[Opening Data extracts section]
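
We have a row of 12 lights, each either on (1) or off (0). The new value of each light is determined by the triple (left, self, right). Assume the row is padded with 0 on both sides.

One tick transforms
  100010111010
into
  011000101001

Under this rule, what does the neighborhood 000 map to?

1

At position 2 the neighborhood is 000; the next row has 1 there.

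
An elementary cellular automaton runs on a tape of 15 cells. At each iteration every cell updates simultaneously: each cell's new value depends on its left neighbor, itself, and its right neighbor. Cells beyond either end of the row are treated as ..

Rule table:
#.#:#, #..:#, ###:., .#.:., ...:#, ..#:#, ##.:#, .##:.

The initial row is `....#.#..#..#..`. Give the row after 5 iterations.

####.#.##.##.##
...##.#.##.##.#
###.##.#.##.##.
..##.##.#.##.##
##.##.##.#.##.#

##.##.##.#.##.#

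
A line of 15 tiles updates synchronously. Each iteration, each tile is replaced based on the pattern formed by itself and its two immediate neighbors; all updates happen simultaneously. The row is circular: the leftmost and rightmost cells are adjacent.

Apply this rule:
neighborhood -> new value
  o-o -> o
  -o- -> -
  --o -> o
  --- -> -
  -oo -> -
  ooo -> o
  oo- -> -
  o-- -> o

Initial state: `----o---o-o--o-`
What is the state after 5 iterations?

-o-o-o-o-o-oo-o

iteration 1: ---o-o-o-o-oo-o
iteration 2: o-o-o-o-o-o--o-
iteration 3: -o-o-o-o-o-oo-o
iteration 4: o-o-o-o-o-o--o-  (repeats iteration 2; period 2)
iteration 5: -o-o-o-o-o-oo-o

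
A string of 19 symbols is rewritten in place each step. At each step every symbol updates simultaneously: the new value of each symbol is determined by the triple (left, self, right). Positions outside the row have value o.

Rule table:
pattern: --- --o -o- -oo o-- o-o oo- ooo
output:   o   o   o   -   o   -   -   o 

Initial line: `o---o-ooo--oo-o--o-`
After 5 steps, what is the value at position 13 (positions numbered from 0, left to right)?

-oooo--o-oo---oooo-
--oo-ooo---ooo-oo--
oo----o-ooo-o----oo
o-ooooo--o--ooooo-o
---ooo-ooooo-ooo---
position 13 holds o

o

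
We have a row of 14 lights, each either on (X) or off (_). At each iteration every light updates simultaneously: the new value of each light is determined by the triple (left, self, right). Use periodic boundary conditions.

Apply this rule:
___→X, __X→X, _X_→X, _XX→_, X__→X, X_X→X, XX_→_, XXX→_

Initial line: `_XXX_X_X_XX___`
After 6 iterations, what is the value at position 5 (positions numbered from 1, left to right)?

X___XXXXX__XXX
_XXX_____XX___
X___XXXXX__XXX  (repeats iteration 1; period 2)
iteration 6: _XXX_____XX___
position 5 holds _

_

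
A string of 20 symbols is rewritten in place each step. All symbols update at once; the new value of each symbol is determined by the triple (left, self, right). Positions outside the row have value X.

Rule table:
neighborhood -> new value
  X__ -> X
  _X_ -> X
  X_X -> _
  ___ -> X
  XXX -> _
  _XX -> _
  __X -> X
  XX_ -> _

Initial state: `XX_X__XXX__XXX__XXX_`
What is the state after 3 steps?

___XXX___XX___XX____
XXX___XXX__XXX__XXXX
___XXX___XX___XX____

___XXX___XX___XX____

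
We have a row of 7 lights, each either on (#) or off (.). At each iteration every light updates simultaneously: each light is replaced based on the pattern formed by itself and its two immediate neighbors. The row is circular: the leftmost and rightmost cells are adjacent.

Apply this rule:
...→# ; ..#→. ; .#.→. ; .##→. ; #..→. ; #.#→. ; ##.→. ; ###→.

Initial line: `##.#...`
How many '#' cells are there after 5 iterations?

1

iteration 1: .....#.
iteration 2: ####...
iteration 3: .....#.  (repeats iteration 1; period 2)
iteration 5: .....#.
count of #: 1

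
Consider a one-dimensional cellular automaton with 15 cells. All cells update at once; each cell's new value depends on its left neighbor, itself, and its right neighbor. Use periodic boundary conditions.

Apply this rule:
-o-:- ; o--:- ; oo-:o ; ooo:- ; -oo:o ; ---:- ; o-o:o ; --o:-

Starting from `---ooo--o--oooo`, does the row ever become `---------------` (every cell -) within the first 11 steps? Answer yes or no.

yes

step 1: ---o-o-----o--o
step 2: ----o----------
step 3: ---------------
all cells are - at step 3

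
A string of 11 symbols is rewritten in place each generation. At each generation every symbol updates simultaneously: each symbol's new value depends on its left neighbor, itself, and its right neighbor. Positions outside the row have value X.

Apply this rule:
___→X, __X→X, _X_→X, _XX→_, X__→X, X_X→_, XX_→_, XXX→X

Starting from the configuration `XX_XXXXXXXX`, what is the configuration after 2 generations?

_XXX_XXXXXX

X___XXXXXXX
_XXX_XXXXXX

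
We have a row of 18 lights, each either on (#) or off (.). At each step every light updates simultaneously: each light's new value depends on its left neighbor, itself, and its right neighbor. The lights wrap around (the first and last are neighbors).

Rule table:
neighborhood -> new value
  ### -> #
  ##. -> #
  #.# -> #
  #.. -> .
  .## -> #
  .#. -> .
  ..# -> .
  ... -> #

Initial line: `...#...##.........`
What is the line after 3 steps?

###...############

step 1: ##...#.##.########
step 2: ##.#..############
step 3: ###...############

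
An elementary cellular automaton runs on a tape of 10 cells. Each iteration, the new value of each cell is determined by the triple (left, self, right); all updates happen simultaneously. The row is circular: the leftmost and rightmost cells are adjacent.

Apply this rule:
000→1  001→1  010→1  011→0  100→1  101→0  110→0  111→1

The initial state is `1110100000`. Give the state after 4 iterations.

0100111111
0111011110
1010001101
0011110000

0011110000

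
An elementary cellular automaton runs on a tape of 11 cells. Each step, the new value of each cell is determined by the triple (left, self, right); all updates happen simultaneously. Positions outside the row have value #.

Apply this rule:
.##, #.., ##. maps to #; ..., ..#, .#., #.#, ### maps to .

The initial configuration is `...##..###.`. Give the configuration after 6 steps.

##..#....#.

#..###.#.#.
##.#.#.....
.#....#....
..#....#...
#..#....#..
##..#....#.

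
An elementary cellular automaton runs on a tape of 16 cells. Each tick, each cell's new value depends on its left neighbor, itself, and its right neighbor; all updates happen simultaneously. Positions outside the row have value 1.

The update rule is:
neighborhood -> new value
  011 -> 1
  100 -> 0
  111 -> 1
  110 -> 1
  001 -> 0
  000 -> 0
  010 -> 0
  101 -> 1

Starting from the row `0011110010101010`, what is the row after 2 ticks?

0011110000101011

0011110001010101
0011110000101011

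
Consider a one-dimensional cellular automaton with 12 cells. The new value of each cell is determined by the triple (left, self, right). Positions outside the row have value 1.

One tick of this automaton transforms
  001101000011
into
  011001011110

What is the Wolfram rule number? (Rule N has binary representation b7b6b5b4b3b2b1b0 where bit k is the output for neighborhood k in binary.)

position 11: 111 → 0  (bit 7 = 0)
position 3: 110 → 0  (bit 6 = 0)
position 4: 101 → 0  (bit 5 = 0)
position 0: 100 → 0  (bit 4 = 0)
position 2: 011 → 1  (bit 3 = 1)
position 5: 010 → 1  (bit 2 = 1)
position 1: 001 → 1  (bit 1 = 1)
position 7: 000 → 1  (bit 0 = 1)
bits b7..b0 = 00001111 = 15

15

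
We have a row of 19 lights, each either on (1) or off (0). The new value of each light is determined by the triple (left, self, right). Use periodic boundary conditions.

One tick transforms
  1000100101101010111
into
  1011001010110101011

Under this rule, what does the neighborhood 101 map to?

At position 8 the neighborhood is 101; the next row has 1 there.

1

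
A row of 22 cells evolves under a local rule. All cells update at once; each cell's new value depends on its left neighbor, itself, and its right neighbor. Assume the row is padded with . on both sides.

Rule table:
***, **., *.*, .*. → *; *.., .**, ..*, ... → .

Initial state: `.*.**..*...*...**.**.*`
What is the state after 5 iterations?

iteration 1: .**.*..*...*....**.***
iteration 2: ..***..*...*.....**.**
iteration 3: ...**..*...*......**.*
iteration 4: ....*..*...*.......***
iteration 5: ....*..*...*........**

....*..*...*........**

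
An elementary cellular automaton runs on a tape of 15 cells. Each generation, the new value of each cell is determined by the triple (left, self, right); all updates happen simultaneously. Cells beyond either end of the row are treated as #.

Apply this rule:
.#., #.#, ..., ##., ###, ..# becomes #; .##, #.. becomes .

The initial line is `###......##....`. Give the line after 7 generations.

###.#####.#.###
####.#######.##
#####.#######.#
######.#######.
#######.#######
########.######
#########.#####

#########.#####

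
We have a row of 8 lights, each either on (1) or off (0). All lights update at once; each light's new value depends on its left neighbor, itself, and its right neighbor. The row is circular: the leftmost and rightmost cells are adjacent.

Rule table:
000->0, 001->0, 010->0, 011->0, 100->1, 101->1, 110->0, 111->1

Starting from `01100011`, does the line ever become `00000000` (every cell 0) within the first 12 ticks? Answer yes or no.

no

tick 1: 10010000
tick 2: 01001000
tick 3: 00100100
tick 4: 00010010
tick 5: 00001001
tick 6: 10000100
tick 7: 01000010
tick 8: 00100001
tick 9: 10010000  (repeats tick 1; period 8)
tick 12: 00010010
tick 12 is 00010010, still not uniform 0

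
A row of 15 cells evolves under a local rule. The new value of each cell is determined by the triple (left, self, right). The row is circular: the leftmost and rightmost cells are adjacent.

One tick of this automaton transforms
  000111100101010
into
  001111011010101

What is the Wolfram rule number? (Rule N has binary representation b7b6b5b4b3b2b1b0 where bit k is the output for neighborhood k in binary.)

186

position 4: 111 → 1  (bit 7 = 1)
position 6: 110 → 0  (bit 6 = 0)
position 10: 101 → 1  (bit 5 = 1)
position 7: 100 → 1  (bit 4 = 1)
position 3: 011 → 1  (bit 3 = 1)
position 9: 010 → 0  (bit 2 = 0)
position 2: 001 → 1  (bit 1 = 1)
position 0: 000 → 0  (bit 0 = 0)
bits b7..b0 = 10111010 = 186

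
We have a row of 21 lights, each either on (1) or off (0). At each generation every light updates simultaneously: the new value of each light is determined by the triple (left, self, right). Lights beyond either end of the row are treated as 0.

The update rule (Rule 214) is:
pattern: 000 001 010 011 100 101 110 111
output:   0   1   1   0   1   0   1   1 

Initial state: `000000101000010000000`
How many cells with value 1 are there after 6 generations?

12

generation 1: 000001101100111000000
generation 2: 000010100111011100000
generation 3: 000110111011001110000
generation 4: 001010011001110111000
generation 5: 011011101110110011100
generation 6: 101001100110011101110
count of 1: 12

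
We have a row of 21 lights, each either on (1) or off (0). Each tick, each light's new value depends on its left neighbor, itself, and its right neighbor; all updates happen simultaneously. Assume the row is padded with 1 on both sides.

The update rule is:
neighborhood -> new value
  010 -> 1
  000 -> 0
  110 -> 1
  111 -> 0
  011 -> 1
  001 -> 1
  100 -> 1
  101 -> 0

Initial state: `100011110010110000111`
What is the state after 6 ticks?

010110100010101011110

110110011110111001100
010111110010101111111
010100011110101000000
010110110010101100001
010110111110101110011
010110100010101011110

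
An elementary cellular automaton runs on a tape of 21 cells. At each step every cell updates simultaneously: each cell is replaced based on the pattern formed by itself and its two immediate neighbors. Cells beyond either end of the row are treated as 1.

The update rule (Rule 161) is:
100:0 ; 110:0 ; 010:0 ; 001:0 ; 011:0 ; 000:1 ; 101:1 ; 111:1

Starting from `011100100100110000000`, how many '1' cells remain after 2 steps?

101000000000000111110
010011111111110011101
count of 1: 15

15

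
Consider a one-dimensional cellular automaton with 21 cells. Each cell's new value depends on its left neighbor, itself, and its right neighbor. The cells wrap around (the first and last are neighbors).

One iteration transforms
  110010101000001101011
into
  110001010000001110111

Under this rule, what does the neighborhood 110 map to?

1

At position 1 the neighborhood is 110; the next row has 1 there.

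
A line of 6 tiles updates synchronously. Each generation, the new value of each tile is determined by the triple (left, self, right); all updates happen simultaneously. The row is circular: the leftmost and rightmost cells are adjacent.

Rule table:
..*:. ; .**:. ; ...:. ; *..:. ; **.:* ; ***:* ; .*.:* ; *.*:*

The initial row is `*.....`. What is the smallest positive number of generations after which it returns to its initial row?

*.....

1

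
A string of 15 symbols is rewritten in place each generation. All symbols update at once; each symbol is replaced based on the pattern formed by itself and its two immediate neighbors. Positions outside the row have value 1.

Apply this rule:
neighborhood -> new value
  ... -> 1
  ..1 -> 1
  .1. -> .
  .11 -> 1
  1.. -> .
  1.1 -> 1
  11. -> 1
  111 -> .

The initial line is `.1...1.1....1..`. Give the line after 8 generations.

.111...1.11.1.1

1..11.1..111..1
1.1111..11.1.11
111..1.1111.11.
..1.1.11..11111
.1.1.111.11....
1.1.11.1111.111
11.11111..111..
.111...1.11.1.1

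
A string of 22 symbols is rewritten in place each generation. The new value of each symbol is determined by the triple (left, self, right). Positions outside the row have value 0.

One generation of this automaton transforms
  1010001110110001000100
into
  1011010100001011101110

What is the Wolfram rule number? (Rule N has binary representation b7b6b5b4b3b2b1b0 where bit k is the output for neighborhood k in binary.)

150

position 7: 111 → 1  (bit 7 = 1)
position 8: 110 → 0  (bit 6 = 0)
position 1: 101 → 0  (bit 5 = 0)
position 3: 100 → 1  (bit 4 = 1)
position 6: 011 → 0  (bit 3 = 0)
position 0: 010 → 1  (bit 2 = 1)
position 5: 001 → 1  (bit 1 = 1)
position 4: 000 → 0  (bit 0 = 0)
bits b7..b0 = 10010110 = 150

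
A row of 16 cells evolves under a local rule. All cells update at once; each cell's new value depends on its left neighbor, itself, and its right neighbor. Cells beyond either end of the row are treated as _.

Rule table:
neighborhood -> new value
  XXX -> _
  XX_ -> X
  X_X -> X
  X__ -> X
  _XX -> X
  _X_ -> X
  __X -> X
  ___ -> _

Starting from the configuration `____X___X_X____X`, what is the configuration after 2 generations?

__XX_XXX___XXXXX

___XXX_XXXXX__XX
__XX_XXX___XXXXX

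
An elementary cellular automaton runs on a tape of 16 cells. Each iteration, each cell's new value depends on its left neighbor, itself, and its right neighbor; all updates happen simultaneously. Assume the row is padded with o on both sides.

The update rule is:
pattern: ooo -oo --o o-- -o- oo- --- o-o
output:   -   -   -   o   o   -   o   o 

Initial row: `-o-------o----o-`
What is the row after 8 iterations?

oooooooo-oooo-oo
--------o----o--
ooooooo-oooo-oo-
-------o----o--o
oooooo-oooo-oo--
------o----o--o-
ooooo-oooo-oo-oo
-----o----o--o--

-----o----o--o--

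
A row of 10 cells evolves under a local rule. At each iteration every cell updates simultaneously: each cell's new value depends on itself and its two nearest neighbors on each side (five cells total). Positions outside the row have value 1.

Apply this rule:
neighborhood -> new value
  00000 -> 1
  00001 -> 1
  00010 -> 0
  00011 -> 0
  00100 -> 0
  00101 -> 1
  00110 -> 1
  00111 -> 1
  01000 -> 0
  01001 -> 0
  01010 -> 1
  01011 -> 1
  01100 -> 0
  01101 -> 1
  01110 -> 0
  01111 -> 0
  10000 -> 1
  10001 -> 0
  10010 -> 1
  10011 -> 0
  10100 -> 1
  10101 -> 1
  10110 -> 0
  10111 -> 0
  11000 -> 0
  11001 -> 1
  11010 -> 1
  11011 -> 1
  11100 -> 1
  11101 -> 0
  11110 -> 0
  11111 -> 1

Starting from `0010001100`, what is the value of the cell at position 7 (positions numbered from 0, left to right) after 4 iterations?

0

1100001010
0101101111
1110110011
1001001010
position 7 holds 0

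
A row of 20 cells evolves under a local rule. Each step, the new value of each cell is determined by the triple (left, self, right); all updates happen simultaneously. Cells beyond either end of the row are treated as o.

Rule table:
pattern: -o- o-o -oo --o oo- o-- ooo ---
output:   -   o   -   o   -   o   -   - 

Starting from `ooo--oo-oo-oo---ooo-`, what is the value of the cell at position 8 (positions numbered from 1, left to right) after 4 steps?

-

step 1: ---oo--o--o--o-o---o
step 2: o-o--oo-oo-oo-o-o-o-
step 3: -o-oo--o--o--o-o-o-o
step 4: o-o--oo-oo-oo-o-o-o-
position 8 holds -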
[Closing Data extracts section]
▶ _Assigned task_:
Each line that mentions the string "conditions" must be copied from the listing.

▶ _Written reply_:
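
We have a row of 14 lights, each either on (X) or off (_). At each iteration every light updates simultaneously: the new value of each light is determined by the triple (left, self, right). Use periodic boundary conditions.
Consider a one-dimensional cellular automaton with 15 cells. All cells update at once; each cell's new value depends on its left neighbor, itself, and its right neighbor. Use periodic boundary conditions.
We have a row of 19 lights, each either on (1) or off (0). The new value of each light is determined by the triple (left, self, right). Use periodic boundary conditions.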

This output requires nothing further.